### Items listed in a dataset
=== Section Start ===

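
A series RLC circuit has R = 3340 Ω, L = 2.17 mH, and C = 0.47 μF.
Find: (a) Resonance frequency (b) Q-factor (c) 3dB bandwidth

Step 1 — Resonance: ω₀ = 1/√(LC) = 1/√(0.00217·4.7e-07) = 3.131e+04 rad/s.
Step 2 — f₀ = ω₀/(2π) = 4984 Hz.
Step 3 — Series Q: Q = ω₀L/R = 3.131e+04·0.00217/3340 = 0.02034.
Step 4 — Bandwidth: Δω = ω₀/Q = 1.539e+06 rad/s; BW = Δω/(2π) = 2.45e+05 Hz.

(a) f₀ = 4984 Hz  (b) Q = 0.02034  (c) BW = 2.45e+05 Hz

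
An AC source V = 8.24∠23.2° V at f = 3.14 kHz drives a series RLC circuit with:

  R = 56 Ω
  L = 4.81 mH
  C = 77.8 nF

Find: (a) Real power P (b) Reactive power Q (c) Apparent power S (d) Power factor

Step 1 — Angular frequency: ω = 2π·f = 2π·3140 = 1.973e+04 rad/s.
Step 2 — Component impedances:
  R: Z = R = 56 Ω
  L: Z = jωL = j·1.973e+04·0.00481 = 0 + j94.9 Ω
  C: Z = 1/(jωC) = -j/(ω·C) = 0 - j651.5 Ω
Step 3 — Series combination: Z_total = R + L + C = 56 - j556.6 Ω = 559.4∠-84.3° Ω.
Step 4 — Source phasor: V = 8.24∠23.2° V = 7.574 + j3.246 V.
Step 5 — Current: I = V / Z = -0.004418 + j0.01405 A = 0.01473∠107.5° A.
Step 6 — Complex power: S = V·I* = 0.01215 - j0.1208 VA.
Step 7 — Real power: P = Re(S) = 0.01215 W.
Step 8 — Reactive power: Q = Im(S) = -0.1208 VAR.
Step 9 — Apparent power: |S| = 0.1214 VA.
Step 10 — Power factor: PF = P/|S| = 0.1001 (leading).

(a) P = 0.01215 W  (b) Q = -0.1208 VAR  (c) S = 0.1214 VA  (d) PF = 0.1001 (leading)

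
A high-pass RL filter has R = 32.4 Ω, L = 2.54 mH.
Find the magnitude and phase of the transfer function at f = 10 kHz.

Step 1 — Angular frequency: ω = 2π·1e+04 = 6.283e+04 rad/s.
Step 2 — Transfer function: H(jω) = jωL/(R + jωL).
Step 3 — Numerator jωL = j·159.6; denominator R + jωL = 32.4 + j159.6.
Step 4 — H = 0.9604 + j0.195.
Step 5 — Magnitude: |H| = 0.98 (-0.2 dB); phase: φ = 11.5°.

|H| = 0.98 (-0.2 dB), φ = 11.5°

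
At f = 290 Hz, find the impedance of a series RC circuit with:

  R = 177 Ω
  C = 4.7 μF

Step 1 — Angular frequency: ω = 2π·f = 2π·290 = 1822 rad/s.
Step 2 — Component impedances:
  R: Z = R = 177 Ω
  C: Z = 1/(jωC) = -j/(ω·C) = 0 - j116.8 Ω
Step 3 — Series combination: Z_total = R + C = 177 - j116.8 Ω = 212∠-33.4° Ω.

Z = 177 - j116.8 Ω = 212∠-33.4° Ω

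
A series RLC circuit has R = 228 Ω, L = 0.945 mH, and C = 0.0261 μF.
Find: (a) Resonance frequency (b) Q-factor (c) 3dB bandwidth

Step 1 — Resonance: ω₀ = 1/√(LC) = 1/√(0.000945·2.61e-08) = 2.014e+05 rad/s.
Step 2 — f₀ = ω₀/(2π) = 3.205e+04 Hz.
Step 3 — Series Q: Q = ω₀L/R = 2.014e+05·0.000945/228 = 0.8346.
Step 4 — Bandwidth: Δω = ω₀/Q = 2.413e+05 rad/s; BW = Δω/(2π) = 3.84e+04 Hz.

(a) f₀ = 3.205e+04 Hz  (b) Q = 0.8346  (c) BW = 3.84e+04 Hz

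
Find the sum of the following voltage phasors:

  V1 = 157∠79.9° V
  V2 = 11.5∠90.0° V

Step 1 — Convert each phasor to rectangular form:
  V1 = 157·(cos(79.9°) + j·sin(79.9°)) = 27.53 + j154.6 V
  V2 = 11.5·(cos(90.0°) + j·sin(90.0°)) = 0 + j11.5 V
Step 2 — Sum components: V_total = 27.53 + j166.1 V.
Step 3 — Convert to polar: |V_total| = 168.3 V, ∠V_total = 80.6°.

V_total = 168.3∠80.6° V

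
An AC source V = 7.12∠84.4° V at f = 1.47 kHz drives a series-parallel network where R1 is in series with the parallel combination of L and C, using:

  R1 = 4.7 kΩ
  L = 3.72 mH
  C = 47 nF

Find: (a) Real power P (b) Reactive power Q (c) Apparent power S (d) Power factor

Step 1 — Angular frequency: ω = 2π·f = 2π·1470 = 9236 rad/s.
Step 2 — Component impedances:
  R1: Z = R = 4700 Ω
  L: Z = jωL = j·9236·0.00372 = 0 + j34.36 Ω
  C: Z = 1/(jωC) = -j/(ω·C) = 0 - j2304 Ω
Step 3 — Parallel branch: L || C = 1/(1/L + 1/C) = 0 + j34.88 Ω.
Step 4 — Series with R1: Z_total = R1 + (L || C) = 4700 + j34.88 Ω = 4700∠0.4° Ω.
Step 5 — Source phasor: V = 7.12∠84.4° V = 0.6948 + j7.086 V.
Step 6 — Current: I = V / Z = 0.000159 + j0.001506 A = 0.001515∠84.0° A.
Step 7 — Complex power: S = V·I* = 0.01079 + j8.004e-05 VA.
Step 8 — Real power: P = Re(S) = 0.01079 W.
Step 9 — Reactive power: Q = Im(S) = 8.004e-05 VAR.
Step 10 — Apparent power: |S| = 0.01079 VA.
Step 11 — Power factor: PF = P/|S| = 1 (lagging).

(a) P = 0.01079 W  (b) Q = 8.004e-05 VAR  (c) S = 0.01079 VA  (d) PF = 1 (lagging)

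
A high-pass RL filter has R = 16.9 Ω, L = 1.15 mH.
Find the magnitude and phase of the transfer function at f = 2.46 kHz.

Step 1 — Angular frequency: ω = 2π·2460 = 1.546e+04 rad/s.
Step 2 — Transfer function: H(jω) = jωL/(R + jωL).
Step 3 — Numerator jωL = j·17.78; denominator R + jωL = 16.9 + j17.78.
Step 4 — H = 0.5252 + j0.4994.
Step 5 — Magnitude: |H| = 0.7247 (-2.8 dB); phase: φ = 43.6°.

|H| = 0.7247 (-2.8 dB), φ = 43.6°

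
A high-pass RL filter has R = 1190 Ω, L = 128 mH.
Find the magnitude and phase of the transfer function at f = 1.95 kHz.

Step 1 — Angular frequency: ω = 2π·1950 = 1.225e+04 rad/s.
Step 2 — Transfer function: H(jω) = jωL/(R + jωL).
Step 3 — Numerator jωL = j·1568; denominator R + jωL = 1190 + j1568.
Step 4 — H = 0.6346 + j0.4815.
Step 5 — Magnitude: |H| = 0.7966 (-2.0 dB); phase: φ = 37.2°.

|H| = 0.7966 (-2.0 dB), φ = 37.2°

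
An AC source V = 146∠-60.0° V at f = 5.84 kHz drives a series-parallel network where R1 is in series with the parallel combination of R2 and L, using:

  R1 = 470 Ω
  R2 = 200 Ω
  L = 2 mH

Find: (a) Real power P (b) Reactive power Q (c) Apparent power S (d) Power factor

Step 1 — Angular frequency: ω = 2π·f = 2π·5840 = 3.669e+04 rad/s.
Step 2 — Component impedances:
  R1: Z = R = 470 Ω
  R2: Z = R = 200 Ω
  L: Z = jωL = j·3.669e+04·0.002 = 0 + j73.39 Ω
Step 3 — Parallel branch: R2 || L = 1/(1/R2 + 1/L) = 23.73 + j64.68 Ω.
Step 4 — Series with R1: Z_total = R1 + (R2 || L) = 493.7 + j64.68 Ω = 498∠7.5° Ω.
Step 5 — Source phasor: V = 146∠-60.0° V = 73 - j126.4 V.
Step 6 — Current: I = V / Z = 0.1124 - j0.2708 A = 0.2932∠-67.5° A.
Step 7 — Complex power: S = V·I* = 42.44 + j5.56 VA.
Step 8 — Real power: P = Re(S) = 42.44 W.
Step 9 — Reactive power: Q = Im(S) = 5.56 VAR.
Step 10 — Apparent power: |S| = 42.81 VA.
Step 11 — Power factor: PF = P/|S| = 0.9915 (lagging).

(a) P = 42.44 W  (b) Q = 5.56 VAR  (c) S = 42.81 VA  (d) PF = 0.9915 (lagging)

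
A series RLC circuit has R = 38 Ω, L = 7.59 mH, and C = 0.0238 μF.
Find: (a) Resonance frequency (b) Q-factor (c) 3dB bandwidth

Step 1 — Resonance: ω₀ = 1/√(LC) = 1/√(0.00759·2.38e-08) = 7.44e+04 rad/s.
Step 2 — f₀ = ω₀/(2π) = 1.184e+04 Hz.
Step 3 — Series Q: Q = ω₀L/R = 7.44e+04·0.00759/38 = 14.86.
Step 4 — Bandwidth: Δω = ω₀/Q = 5007 rad/s; BW = Δω/(2π) = 796.8 Hz.

(a) f₀ = 1.184e+04 Hz  (b) Q = 14.86  (c) BW = 796.8 Hz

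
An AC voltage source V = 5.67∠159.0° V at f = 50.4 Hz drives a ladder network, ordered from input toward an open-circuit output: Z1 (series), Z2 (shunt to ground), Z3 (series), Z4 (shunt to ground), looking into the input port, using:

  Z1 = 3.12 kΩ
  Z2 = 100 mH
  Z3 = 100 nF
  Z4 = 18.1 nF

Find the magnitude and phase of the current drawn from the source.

Step 1 — Angular frequency: ω = 2π·f = 2π·50.4 = 316.7 rad/s.
Step 2 — Component impedances:
  Z1: Z = R = 3120 Ω
  Z2: Z = jωL = j·316.7·0.1 = 0 + j31.67 Ω
  Z3: Z = 1/(jωC) = -j/(ω·C) = 0 - j3.158e+04 Ω
  Z4: Z = 1/(jωC) = -j/(ω·C) = 0 - j1.745e+05 Ω
Step 3 — Ladder network (open output): work backward from the far end, alternating series and parallel combinations. Z_in = 3120 + j31.67 Ω = 3120∠0.6° Ω.
Step 4 — Source phasor: V = 5.67∠159.0° V = -5.293 + j2.032 V.
Step 5 — Ohm's law: I = V / Z_total = (-5.293 + j2.032) / (3120 + j31.67) = -0.00169 + j0.0006684 A.
Step 6 — Convert to polar: |I| = 0.001817 A, ∠I = 158.4°.

I = 0.001817∠158.4° A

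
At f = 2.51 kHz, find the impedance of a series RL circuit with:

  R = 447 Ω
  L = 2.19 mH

Step 1 — Angular frequency: ω = 2π·f = 2π·2510 = 1.577e+04 rad/s.
Step 2 — Component impedances:
  R: Z = R = 447 Ω
  L: Z = jωL = j·1.577e+04·0.00219 = 0 + j34.54 Ω
Step 3 — Series combination: Z_total = R + L = 447 + j34.54 Ω = 448.3∠4.4° Ω.

Z = 447 + j34.54 Ω = 448.3∠4.4° Ω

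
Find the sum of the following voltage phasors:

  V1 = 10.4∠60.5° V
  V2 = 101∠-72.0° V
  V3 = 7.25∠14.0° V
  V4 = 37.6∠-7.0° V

Step 1 — Convert each phasor to rectangular form:
  V1 = 10.4·(cos(60.5°) + j·sin(60.5°)) = 5.121 + j9.052 V
  V2 = 101·(cos(-72.0°) + j·sin(-72.0°)) = 31.21 - j96.06 V
  V3 = 7.25·(cos(14.0°) + j·sin(14.0°)) = 7.035 + j1.754 V
  V4 = 37.6·(cos(-7.0°) + j·sin(-7.0°)) = 37.32 - j4.582 V
Step 2 — Sum components: V_total = 80.69 - j89.83 V.
Step 3 — Convert to polar: |V_total| = 120.7 V, ∠V_total = -48.1°.

V_total = 120.7∠-48.1° V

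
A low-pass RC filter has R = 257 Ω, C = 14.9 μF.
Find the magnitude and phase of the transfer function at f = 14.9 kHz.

Step 1 — Angular frequency: ω = 2π·1.49e+04 = 9.362e+04 rad/s.
Step 2 — Transfer function: H(jω) = 1/(1 + jωRC).
Step 3 — Denominator: 1 + jωRC = 1 + j·9.362e+04·257·1.49e-05 = 1 + j358.5.
Step 4 — H = 7.781e-06 - j0.002789.
Step 5 — Magnitude: |H| = 0.002789 (-51.1 dB); phase: φ = -89.8°.

|H| = 0.002789 (-51.1 dB), φ = -89.8°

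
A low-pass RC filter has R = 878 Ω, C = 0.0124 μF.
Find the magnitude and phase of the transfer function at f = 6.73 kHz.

Step 1 — Angular frequency: ω = 2π·6730 = 4.229e+04 rad/s.
Step 2 — Transfer function: H(jω) = 1/(1 + jωRC).
Step 3 — Denominator: 1 + jωRC = 1 + j·4.229e+04·878·1.24e-08 = 1 + j0.4604.
Step 4 — H = 0.8251 - j0.3799.
Step 5 — Magnitude: |H| = 0.9084 (-0.8 dB); phase: φ = -24.7°.

|H| = 0.9084 (-0.8 dB), φ = -24.7°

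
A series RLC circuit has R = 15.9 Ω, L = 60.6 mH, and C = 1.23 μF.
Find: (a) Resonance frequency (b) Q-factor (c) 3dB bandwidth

Step 1 — Resonance: ω₀ = 1/√(LC) = 1/√(0.0606·1.23e-06) = 3663 rad/s.
Step 2 — f₀ = ω₀/(2π) = 582.9 Hz.
Step 3 — Series Q: Q = ω₀L/R = 3663·0.0606/15.9 = 13.96.
Step 4 — Bandwidth: Δω = ω₀/Q = 262.4 rad/s; BW = Δω/(2π) = 41.76 Hz.

(a) f₀ = 582.9 Hz  (b) Q = 13.96  (c) BW = 41.76 Hz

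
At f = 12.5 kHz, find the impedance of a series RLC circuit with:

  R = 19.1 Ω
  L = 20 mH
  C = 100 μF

Step 1 — Angular frequency: ω = 2π·f = 2π·1.25e+04 = 7.854e+04 rad/s.
Step 2 — Component impedances:
  R: Z = R = 19.1 Ω
  L: Z = jωL = j·7.854e+04·0.02 = 0 + j1571 Ω
  C: Z = 1/(jωC) = -j/(ω·C) = 0 - j0.1273 Ω
Step 3 — Series combination: Z_total = R + L + C = 19.1 + j1571 Ω = 1571∠89.3° Ω.

Z = 19.1 + j1571 Ω = 1571∠89.3° Ω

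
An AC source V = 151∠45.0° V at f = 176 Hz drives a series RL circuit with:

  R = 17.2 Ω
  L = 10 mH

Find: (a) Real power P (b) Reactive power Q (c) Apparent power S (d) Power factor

Step 1 — Angular frequency: ω = 2π·f = 2π·176 = 1106 rad/s.
Step 2 — Component impedances:
  R: Z = R = 17.2 Ω
  L: Z = jωL = j·1106·0.01 = 0 + j11.06 Ω
Step 3 — Series combination: Z_total = R + L = 17.2 + j11.06 Ω = 20.45∠32.7° Ω.
Step 4 — Source phasor: V = 151∠45.0° V = 106.8 + j106.8 V.
Step 5 — Current: I = V / Z = 7.216 + j1.568 A = 7.385∠12.3° A.
Step 6 — Complex power: S = V·I* = 937.9 + j603 VA.
Step 7 — Real power: P = Re(S) = 937.9 W.
Step 8 — Reactive power: Q = Im(S) = 603 VAR.
Step 9 — Apparent power: |S| = 1115 VA.
Step 10 — Power factor: PF = P/|S| = 0.8412 (lagging).

(a) P = 937.9 W  (b) Q = 603 VAR  (c) S = 1115 VA  (d) PF = 0.8412 (lagging)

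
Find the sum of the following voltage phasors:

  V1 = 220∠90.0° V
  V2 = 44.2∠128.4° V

Step 1 — Convert each phasor to rectangular form:
  V1 = 220·(cos(90.0°) + j·sin(90.0°)) = 0 + j220 V
  V2 = 44.2·(cos(128.4°) + j·sin(128.4°)) = -27.45 + j34.64 V
Step 2 — Sum components: V_total = -27.45 + j254.6 V.
Step 3 — Convert to polar: |V_total| = 256.1 V, ∠V_total = 96.2°.

V_total = 256.1∠96.2° V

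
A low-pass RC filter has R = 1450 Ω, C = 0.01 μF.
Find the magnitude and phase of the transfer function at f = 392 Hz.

Step 1 — Angular frequency: ω = 2π·392 = 2463 rad/s.
Step 2 — Transfer function: H(jω) = 1/(1 + jωRC).
Step 3 — Denominator: 1 + jωRC = 1 + j·2463·1450·1e-08 = 1 + j0.03571.
Step 4 — H = 0.9987 - j0.03567.
Step 5 — Magnitude: |H| = 0.9994 (-0.0 dB); phase: φ = -2.0°.

|H| = 0.9994 (-0.0 dB), φ = -2.0°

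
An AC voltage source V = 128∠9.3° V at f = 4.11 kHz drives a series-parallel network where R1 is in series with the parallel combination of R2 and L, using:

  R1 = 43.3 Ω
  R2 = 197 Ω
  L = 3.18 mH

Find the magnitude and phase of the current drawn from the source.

Step 1 — Angular frequency: ω = 2π·f = 2π·4110 = 2.582e+04 rad/s.
Step 2 — Component impedances:
  R1: Z = R = 43.3 Ω
  R2: Z = R = 197 Ω
  L: Z = jωL = j·2.582e+04·0.00318 = 0 + j82.12 Ω
Step 3 — Parallel branch: R2 || L = 1/(1/R2 + 1/L) = 29.16 + j69.96 Ω.
Step 4 — Series with R1: Z_total = R1 + (R2 || L) = 72.46 + j69.96 Ω = 100.7∠44.0° Ω.
Step 5 — Source phasor: V = 128∠9.3° V = 126.3 + j20.69 V.
Step 6 — Ohm's law: I = V / Z_total = (126.3 + j20.69) / (72.46 + j69.96) = 1.045 - j0.7233 A.
Step 7 — Convert to polar: |I| = 1.271 A, ∠I = -34.7°.

I = 1.271∠-34.7° A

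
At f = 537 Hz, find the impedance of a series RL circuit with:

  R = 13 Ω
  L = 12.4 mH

Step 1 — Angular frequency: ω = 2π·f = 2π·537 = 3374 rad/s.
Step 2 — Component impedances:
  R: Z = R = 13 Ω
  L: Z = jωL = j·3374·0.0124 = 0 + j41.84 Ω
Step 3 — Series combination: Z_total = R + L = 13 + j41.84 Ω = 43.81∠72.7° Ω.

Z = 13 + j41.84 Ω = 43.81∠72.7° Ω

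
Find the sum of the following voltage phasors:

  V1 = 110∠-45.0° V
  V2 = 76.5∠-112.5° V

Step 1 — Convert each phasor to rectangular form:
  V1 = 110·(cos(-45.0°) + j·sin(-45.0°)) = 77.78 - j77.78 V
  V2 = 76.5·(cos(-112.5°) + j·sin(-112.5°)) = -29.28 - j70.68 V
Step 2 — Sum components: V_total = 48.51 - j148.5 V.
Step 3 — Convert to polar: |V_total| = 156.2 V, ∠V_total = -71.9°.

V_total = 156.2∠-71.9° V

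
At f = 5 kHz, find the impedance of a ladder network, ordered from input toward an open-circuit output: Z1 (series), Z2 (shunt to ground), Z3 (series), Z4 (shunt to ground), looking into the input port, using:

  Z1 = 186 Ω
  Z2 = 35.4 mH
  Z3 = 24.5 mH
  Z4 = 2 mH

Step 1 — Angular frequency: ω = 2π·f = 2π·5000 = 3.142e+04 rad/s.
Step 2 — Component impedances:
  Z1: Z = R = 186 Ω
  Z2: Z = jωL = j·3.142e+04·0.0354 = 0 + j1112 Ω
  Z3: Z = jωL = j·3.142e+04·0.0245 = 0 + j769.7 Ω
  Z4: Z = jωL = j·3.142e+04·0.002 = 0 + j62.83 Ω
Step 3 — Ladder network (open output): work backward from the far end, alternating series and parallel combinations. Z_in = 186 + j476.1 Ω = 511.2∠68.7° Ω.

Z = 186 + j476.1 Ω = 511.2∠68.7° Ω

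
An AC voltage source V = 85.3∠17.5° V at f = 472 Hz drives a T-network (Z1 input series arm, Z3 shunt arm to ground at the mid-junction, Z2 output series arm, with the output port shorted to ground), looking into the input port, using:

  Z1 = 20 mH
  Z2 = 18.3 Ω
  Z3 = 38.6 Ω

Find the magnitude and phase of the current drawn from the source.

Step 1 — Angular frequency: ω = 2π·f = 2π·472 = 2966 rad/s.
Step 2 — Component impedances:
  Z1: Z = jωL = j·2966·0.02 = 0 + j59.31 Ω
  Z2: Z = R = 18.3 Ω
  Z3: Z = R = 38.6 Ω
Step 3 — With the output port shorted to ground, the output series arm Z2 runs from the junction to ground; the shunt arm Z3 also runs from the junction to ground. They appear in parallel: Z3 || Z2 = 12.41 Ω.
Step 4 — Series with input arm Z1: Z_in = Z1 + (Z3 || Z2) = 12.41 + j59.31 Ω = 60.6∠78.2° Ω.
Step 5 — Source phasor: V = 85.3∠17.5° V = 81.35 + j25.65 V.
Step 6 — Ohm's law: I = V / Z_total = (81.35 + j25.65) / (12.41 + j59.31) = 0.6893 - j1.227 A.
Step 7 — Convert to polar: |I| = 1.408 A, ∠I = -60.7°.

I = 1.408∠-60.7° A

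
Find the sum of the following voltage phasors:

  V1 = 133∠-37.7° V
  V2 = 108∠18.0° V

Step 1 — Convert each phasor to rectangular form:
  V1 = 133·(cos(-37.7°) + j·sin(-37.7°)) = 105.2 - j81.33 V
  V2 = 108·(cos(18.0°) + j·sin(18.0°)) = 102.7 + j33.37 V
Step 2 — Sum components: V_total = 207.9 - j47.96 V.
Step 3 — Convert to polar: |V_total| = 213.4 V, ∠V_total = -13.0°.

V_total = 213.4∠-13.0° V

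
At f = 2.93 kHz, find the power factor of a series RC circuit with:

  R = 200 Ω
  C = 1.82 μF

Step 1 — Angular frequency: ω = 2π·f = 2π·2930 = 1.841e+04 rad/s.
Step 2 — Component impedances:
  R: Z = R = 200 Ω
  C: Z = 1/(jωC) = -j/(ω·C) = 0 - j29.85 Ω
Step 3 — Series combination: Z_total = R + C = 200 - j29.85 Ω = 202.2∠-8.5° Ω.
Step 4 — Power factor: PF = cos(φ) = Re(Z)/|Z| = 200/202.215 = 0.989.
Step 5 — Type: Im(Z) = -29.85 ⇒ leading (phase φ = -8.5°).

PF = 0.989 (leading, φ = -8.5°)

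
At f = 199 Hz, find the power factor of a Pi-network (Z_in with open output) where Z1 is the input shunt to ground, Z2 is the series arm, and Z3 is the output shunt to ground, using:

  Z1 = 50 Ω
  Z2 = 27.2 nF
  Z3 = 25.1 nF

Step 1 — Angular frequency: ω = 2π·f = 2π·199 = 1250 rad/s.
Step 2 — Component impedances:
  Z1: Z = R = 50 Ω
  Z2: Z = 1/(jωC) = -j/(ω·C) = 0 - j2.94e+04 Ω
  Z3: Z = 1/(jωC) = -j/(ω·C) = 0 - j3.186e+04 Ω
Step 3 — With open output, the series arm Z2 and the output shunt Z3 appear in series to ground: Z2 + Z3 = 0 - j6.127e+04 Ω.
Step 4 — Parallel with input shunt Z1: Z_in = Z1 || (Z2 + Z3) = 50 - j0.04081 Ω = 50∠-0.0° Ω.
Step 5 — Power factor: PF = cos(φ) = Re(Z)/|Z| = 50/50 = 1.
Step 6 — Type: Im(Z) = -0.04081 ⇒ leading (phase φ = -0.0°).

PF = 1 (leading, φ = -0.0°)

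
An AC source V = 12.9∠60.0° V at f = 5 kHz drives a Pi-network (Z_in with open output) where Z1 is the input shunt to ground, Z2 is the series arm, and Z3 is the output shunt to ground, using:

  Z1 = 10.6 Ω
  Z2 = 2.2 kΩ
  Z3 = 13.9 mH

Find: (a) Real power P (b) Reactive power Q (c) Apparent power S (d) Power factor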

=== Section End ===

### WORK TASK
Scan the entries above for the string "looking", and copy every line where it turns up.

### ANSWER SECTION
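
An AC voltage source V = 5.67∠159.0° V at f = 50.4 Hz drives a ladder network, ordered from input toward an open-circuit output: Z1 (series), Z2 (shunt to ground), Z3 (series), Z4 (shunt to ground), looking into the input port, using:
At f = 5 kHz, find the impedance of a ladder network, ordered from input toward an open-circuit output: Z1 (series), Z2 (shunt to ground), Z3 (series), Z4 (shunt to ground), looking into the input port, using:
An AC voltage source V = 85.3∠17.5° V at f = 472 Hz drives a T-network (Z1 input series arm, Z3 shunt arm to ground at the mid-junction, Z2 output series arm, with the output port shorted to ground), looking into the input port, using: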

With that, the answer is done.